═══ SOURCE MATERIAL
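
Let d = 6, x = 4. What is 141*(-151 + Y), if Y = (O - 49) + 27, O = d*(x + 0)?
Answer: -21009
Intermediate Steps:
O = 24 (O = 6*(4 + 0) = 6*4 = 24)
Y = 2 (Y = (24 - 49) + 27 = -25 + 27 = 2)
141*(-151 + Y) = 141*(-151 + 2) = 141*(-149) = -21009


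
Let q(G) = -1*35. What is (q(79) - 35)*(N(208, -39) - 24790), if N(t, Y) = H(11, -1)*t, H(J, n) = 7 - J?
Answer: 1793540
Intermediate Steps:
q(G) = -35
N(t, Y) = -4*t (N(t, Y) = (7 - 1*11)*t = (7 - 11)*t = -4*t)
(q(79) - 35)*(N(208, -39) - 24790) = (-35 - 35)*(-4*208 - 24790) = -70*(-832 - 24790) = -70*(-25622) = 1793540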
══════
> **HOW TO COMPLETE THIS TASK**: All the lines above should come back exactly as written.

> **ANSWER SECTION**:
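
Let d = 6, x = 4. What is 141*(-151 + Y), if Y = (O - 49) + 27, O = d*(x + 0)?
Answer: -21009
Intermediate Steps:
O = 24 (O = 6*(4 + 0) = 6*4 = 24)
Y = 2 (Y = (24 - 49) + 27 = -25 + 27 = 2)
141*(-151 + Y) = 141*(-151 + 2) = 141*(-149) = -21009


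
Let q(G) = -1*35. What is (q(79) - 35)*(N(208, -39) - 24790), if N(t, Y) = H(11, -1)*t, H(J, n) = 7 - J?
Answer: 1793540
Intermediate Steps:
q(G) = -35
N(t, Y) = -4*t (N(t, Y) = (7 - 1*11)*t = (7 - 11)*t = -4*t)
(q(79) - 35)*(N(208, -39) - 24790) = (-35 - 35)*(-4*208 - 24790) = -70*(-832 - 24790) = -70*(-25622) = 1793540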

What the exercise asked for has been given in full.